What to produce
Produce an exact copy of the data below.

Collected data:
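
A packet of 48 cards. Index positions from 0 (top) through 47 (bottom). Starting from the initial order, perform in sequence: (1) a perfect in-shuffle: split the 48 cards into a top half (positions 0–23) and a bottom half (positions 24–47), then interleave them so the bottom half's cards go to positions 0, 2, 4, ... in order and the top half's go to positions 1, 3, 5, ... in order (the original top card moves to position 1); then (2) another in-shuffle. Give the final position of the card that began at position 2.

11

Track the card from position 2 forward through each operation:
  after op 1 (in-shuffle): 2 → 5
  after op 2 (in-shuffle): 5 → 11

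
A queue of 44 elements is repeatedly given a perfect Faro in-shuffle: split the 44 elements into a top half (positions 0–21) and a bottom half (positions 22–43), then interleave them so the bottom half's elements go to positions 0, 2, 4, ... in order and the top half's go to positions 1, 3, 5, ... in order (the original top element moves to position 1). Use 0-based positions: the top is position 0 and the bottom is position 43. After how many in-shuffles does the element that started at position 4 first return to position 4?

6

Follow position 4 under repeated in-shuffles:
4 → 9 → 19 → 39 → 34 → 24 → 4
It first returns after 6 in-shuffles.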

Response area
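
A packet of 48 cards. Index positions from 0 (top) through 47 (bottom). Starting from the initial order, perform in sequence: (1) a perfect in-shuffle: split the 48 cards into a top half (positions 0–23) and a bottom half (positions 24–47), then interleave them so the bottom half's cards go to positions 0, 2, 4, ... in order and the top half's go to positions 1, 3, 5, ... in order (the original top card moves to position 1); then (2) another in-shuffle. Give the final position of the card that began at position 2.

11

Track the card from position 2 forward through each operation:
  after op 1 (in-shuffle): 2 → 5
  after op 2 (in-shuffle): 5 → 11

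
A queue of 44 elements is repeatedly given a perfect Faro in-shuffle: split the 44 elements into a top half (positions 0–21) and a bottom half (positions 22–43), then interleave them so the bottom half's elements go to positions 0, 2, 4, ... in order and the top half's go to positions 1, 3, 5, ... in order (the original top element moves to position 1). Use 0-based positions: the top is position 0 and the bottom is position 43. After how many in-shuffles does the element that started at position 4 first return to position 4?

6

Follow position 4 under repeated in-shuffles:
4 → 9 → 19 → 39 → 34 → 24 → 4
It first returns after 6 in-shuffles.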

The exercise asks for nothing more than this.